• _YOUR TASK_
Using the data that follows, return exactly the lines from the one that contains "A chained problem" through the one that contains "Step 1: Let", ends included.

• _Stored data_
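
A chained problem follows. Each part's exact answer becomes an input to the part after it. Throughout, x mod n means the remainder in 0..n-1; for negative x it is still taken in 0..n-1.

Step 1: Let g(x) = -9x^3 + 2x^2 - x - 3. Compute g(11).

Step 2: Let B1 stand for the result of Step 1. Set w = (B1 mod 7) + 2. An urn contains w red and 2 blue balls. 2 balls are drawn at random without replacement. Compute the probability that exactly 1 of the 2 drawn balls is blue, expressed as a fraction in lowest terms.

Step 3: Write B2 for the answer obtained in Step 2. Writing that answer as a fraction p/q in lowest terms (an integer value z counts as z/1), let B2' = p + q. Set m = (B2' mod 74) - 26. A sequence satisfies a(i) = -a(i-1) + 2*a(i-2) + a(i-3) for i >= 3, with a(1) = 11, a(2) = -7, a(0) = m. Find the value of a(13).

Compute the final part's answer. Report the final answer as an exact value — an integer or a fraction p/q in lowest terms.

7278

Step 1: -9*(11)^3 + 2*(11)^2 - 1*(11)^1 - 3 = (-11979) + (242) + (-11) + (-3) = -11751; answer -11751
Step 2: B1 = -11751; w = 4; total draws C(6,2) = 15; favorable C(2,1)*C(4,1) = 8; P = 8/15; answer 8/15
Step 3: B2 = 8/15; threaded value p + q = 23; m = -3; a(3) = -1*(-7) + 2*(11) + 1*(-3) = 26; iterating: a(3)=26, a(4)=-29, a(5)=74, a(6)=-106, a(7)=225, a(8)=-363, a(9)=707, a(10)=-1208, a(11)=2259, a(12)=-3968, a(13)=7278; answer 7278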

--

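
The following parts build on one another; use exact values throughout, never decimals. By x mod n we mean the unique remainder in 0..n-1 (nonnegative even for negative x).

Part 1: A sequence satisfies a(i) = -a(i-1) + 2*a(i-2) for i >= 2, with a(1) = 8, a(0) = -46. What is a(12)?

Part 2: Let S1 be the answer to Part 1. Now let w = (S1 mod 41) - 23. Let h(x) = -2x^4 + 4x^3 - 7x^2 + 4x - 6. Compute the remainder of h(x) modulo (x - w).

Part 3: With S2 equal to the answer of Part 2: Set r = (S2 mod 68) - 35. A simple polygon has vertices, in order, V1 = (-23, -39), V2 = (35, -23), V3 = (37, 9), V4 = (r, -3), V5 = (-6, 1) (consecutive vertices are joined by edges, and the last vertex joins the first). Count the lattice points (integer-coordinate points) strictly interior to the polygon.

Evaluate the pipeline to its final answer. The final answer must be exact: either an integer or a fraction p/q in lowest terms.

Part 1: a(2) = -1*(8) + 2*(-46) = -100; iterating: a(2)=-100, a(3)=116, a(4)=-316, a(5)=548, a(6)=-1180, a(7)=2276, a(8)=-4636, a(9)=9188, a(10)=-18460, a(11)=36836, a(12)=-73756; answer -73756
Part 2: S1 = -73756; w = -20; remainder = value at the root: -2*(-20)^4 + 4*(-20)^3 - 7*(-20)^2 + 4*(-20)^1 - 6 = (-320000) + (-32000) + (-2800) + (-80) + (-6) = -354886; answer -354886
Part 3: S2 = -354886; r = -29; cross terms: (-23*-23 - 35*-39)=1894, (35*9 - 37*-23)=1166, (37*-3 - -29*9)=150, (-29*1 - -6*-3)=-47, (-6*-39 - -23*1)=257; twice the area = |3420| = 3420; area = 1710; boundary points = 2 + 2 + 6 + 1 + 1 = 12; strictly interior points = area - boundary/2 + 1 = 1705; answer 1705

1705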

...

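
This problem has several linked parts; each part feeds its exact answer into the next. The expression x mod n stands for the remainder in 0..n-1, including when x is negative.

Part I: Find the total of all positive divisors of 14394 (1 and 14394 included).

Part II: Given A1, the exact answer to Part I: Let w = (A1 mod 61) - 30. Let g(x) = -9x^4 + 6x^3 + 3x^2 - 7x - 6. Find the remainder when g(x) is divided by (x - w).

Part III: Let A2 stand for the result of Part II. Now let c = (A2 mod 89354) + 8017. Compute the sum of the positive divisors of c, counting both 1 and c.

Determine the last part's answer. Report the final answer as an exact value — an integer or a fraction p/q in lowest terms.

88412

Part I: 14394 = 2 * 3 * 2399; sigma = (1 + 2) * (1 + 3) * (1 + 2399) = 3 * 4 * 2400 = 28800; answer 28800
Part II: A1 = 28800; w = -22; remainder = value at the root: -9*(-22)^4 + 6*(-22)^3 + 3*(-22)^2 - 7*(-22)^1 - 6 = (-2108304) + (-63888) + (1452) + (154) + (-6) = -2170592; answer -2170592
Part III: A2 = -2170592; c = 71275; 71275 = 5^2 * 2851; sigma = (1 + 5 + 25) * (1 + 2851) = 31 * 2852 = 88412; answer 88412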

• _REPLY_
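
A chained problem follows. Each part's exact answer becomes an input to the part after it. Throughout, x mod n means the remainder in 0..n-1; for negative x it is still taken in 0..n-1.

Step 1: Let g(x) = -9x^3 + 2x^2 - x - 3. Compute g(11).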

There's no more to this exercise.